Input data START

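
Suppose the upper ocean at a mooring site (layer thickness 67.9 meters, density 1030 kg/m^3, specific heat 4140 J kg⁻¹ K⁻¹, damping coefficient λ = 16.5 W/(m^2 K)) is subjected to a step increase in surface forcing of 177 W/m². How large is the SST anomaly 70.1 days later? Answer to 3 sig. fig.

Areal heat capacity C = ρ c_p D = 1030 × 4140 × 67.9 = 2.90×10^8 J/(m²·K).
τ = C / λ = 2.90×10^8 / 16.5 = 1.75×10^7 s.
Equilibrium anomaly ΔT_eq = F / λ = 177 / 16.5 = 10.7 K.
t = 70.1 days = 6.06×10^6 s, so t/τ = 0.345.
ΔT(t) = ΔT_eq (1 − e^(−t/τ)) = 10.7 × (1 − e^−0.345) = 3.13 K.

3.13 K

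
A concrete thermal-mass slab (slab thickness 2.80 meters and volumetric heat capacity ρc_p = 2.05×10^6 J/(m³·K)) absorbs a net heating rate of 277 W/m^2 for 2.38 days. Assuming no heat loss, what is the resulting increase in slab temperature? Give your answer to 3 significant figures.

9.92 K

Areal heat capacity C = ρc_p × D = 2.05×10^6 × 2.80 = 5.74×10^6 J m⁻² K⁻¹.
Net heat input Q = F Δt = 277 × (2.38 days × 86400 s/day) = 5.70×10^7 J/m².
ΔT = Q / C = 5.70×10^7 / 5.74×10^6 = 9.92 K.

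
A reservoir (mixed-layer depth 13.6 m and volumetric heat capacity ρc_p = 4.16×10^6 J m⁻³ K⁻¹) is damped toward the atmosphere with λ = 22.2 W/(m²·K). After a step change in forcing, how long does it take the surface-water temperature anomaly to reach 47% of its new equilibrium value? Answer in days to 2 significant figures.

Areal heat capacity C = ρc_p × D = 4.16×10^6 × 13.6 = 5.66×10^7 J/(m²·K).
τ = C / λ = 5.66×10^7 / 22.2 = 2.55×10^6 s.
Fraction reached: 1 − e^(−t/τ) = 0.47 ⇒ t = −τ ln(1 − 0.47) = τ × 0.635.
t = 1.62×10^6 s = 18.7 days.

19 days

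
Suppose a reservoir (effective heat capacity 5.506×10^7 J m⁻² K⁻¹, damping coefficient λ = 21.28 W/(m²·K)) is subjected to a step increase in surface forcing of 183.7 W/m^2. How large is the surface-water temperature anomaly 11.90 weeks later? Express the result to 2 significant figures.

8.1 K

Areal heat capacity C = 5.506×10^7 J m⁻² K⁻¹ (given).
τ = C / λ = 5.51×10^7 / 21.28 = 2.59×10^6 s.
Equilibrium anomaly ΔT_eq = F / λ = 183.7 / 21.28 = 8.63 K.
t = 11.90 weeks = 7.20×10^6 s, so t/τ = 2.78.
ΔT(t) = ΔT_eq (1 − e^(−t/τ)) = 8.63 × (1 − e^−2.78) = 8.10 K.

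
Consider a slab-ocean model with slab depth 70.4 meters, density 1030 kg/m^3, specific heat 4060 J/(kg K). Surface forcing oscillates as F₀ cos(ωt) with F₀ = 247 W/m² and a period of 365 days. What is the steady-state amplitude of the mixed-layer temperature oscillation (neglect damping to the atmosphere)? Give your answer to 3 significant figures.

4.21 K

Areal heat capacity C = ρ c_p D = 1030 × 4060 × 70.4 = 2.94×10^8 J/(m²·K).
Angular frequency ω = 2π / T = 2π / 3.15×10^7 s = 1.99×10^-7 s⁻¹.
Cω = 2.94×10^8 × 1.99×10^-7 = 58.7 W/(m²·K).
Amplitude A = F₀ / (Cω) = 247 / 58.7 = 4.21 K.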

Input data END

Assignment » Line by line, output the data precisely as shown above.

Task answer »
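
Suppose the upper ocean at a mooring site (layer thickness 67.9 meters, density 1030 kg/m^3, specific heat 4140 J kg⁻¹ K⁻¹, damping coefficient λ = 16.5 W/(m^2 K)) is subjected to a step increase in surface forcing of 177 W/m². How large is the SST anomaly 70.1 days later? Answer to 3 sig. fig.

Areal heat capacity C = ρ c_p D = 1030 × 4140 × 67.9 = 2.90×10^8 J/(m²·K).
τ = C / λ = 2.90×10^8 / 16.5 = 1.75×10^7 s.
Equilibrium anomaly ΔT_eq = F / λ = 177 / 16.5 = 10.7 K.
t = 70.1 days = 6.06×10^6 s, so t/τ = 0.345.
ΔT(t) = ΔT_eq (1 − e^(−t/τ)) = 10.7 × (1 − e^−0.345) = 3.13 K.

3.13 K

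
A concrete thermal-mass slab (slab thickness 2.80 meters and volumetric heat capacity ρc_p = 2.05×10^6 J/(m³·K)) absorbs a net heating rate of 277 W/m^2 for 2.38 days. Assuming no heat loss, what is the resulting increase in slab temperature? Give your answer to 3 significant figures.

9.92 K

Areal heat capacity C = ρc_p × D = 2.05×10^6 × 2.80 = 5.74×10^6 J m⁻² K⁻¹.
Net heat input Q = F Δt = 277 × (2.38 days × 86400 s/day) = 5.70×10^7 J/m².
ΔT = Q / C = 5.70×10^7 / 5.74×10^6 = 9.92 K.

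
A reservoir (mixed-layer depth 13.6 m and volumetric heat capacity ρc_p = 4.16×10^6 J m⁻³ K⁻¹) is damped toward the atmosphere with λ = 22.2 W/(m²·K). After a step change in forcing, how long does it take the surface-water temperature anomaly to reach 47% of its new equilibrium value? Answer in days to 2 significant figures.

Areal heat capacity C = ρc_p × D = 4.16×10^6 × 13.6 = 5.66×10^7 J/(m²·K).
τ = C / λ = 5.66×10^7 / 22.2 = 2.55×10^6 s.
Fraction reached: 1 − e^(−t/τ) = 0.47 ⇒ t = −τ ln(1 − 0.47) = τ × 0.635.
t = 1.62×10^6 s = 18.7 days.

19 days

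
Suppose a reservoir (effective heat capacity 5.506×10^7 J m⁻² K⁻¹, damping coefficient λ = 21.28 W/(m²·K)) is subjected to a step increase in surface forcing of 183.7 W/m^2. How large is the surface-water temperature anomaly 11.90 weeks later? Express the result to 2 significant figures.

8.1 K

Areal heat capacity C = 5.506×10^7 J m⁻² K⁻¹ (given).
τ = C / λ = 5.51×10^7 / 21.28 = 2.59×10^6 s.
Equilibrium anomaly ΔT_eq = F / λ = 183.7 / 21.28 = 8.63 K.
t = 11.90 weeks = 7.20×10^6 s, so t/τ = 2.78.
ΔT(t) = ΔT_eq (1 − e^(−t/τ)) = 8.63 × (1 − e^−2.78) = 8.10 K.

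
Consider a slab-ocean model with slab depth 70.4 meters, density 1030 kg/m^3, specific heat 4060 J/(kg K). Surface forcing oscillates as F₀ cos(ωt) with F₀ = 247 W/m² and a period of 365 days. What is the steady-state amplitude of the mixed-layer temperature oscillation (neglect damping to the atmosphere)? Give your answer to 3 significant figures.

4.21 K

Areal heat capacity C = ρ c_p D = 1030 × 4060 × 70.4 = 2.94×10^8 J/(m²·K).
Angular frequency ω = 2π / T = 2π / 3.15×10^7 s = 1.99×10^-7 s⁻¹.
Cω = 2.94×10^8 × 1.99×10^-7 = 58.7 W/(m²·K).
Amplitude A = F₀ / (Cω) = 247 / 58.7 = 4.21 K.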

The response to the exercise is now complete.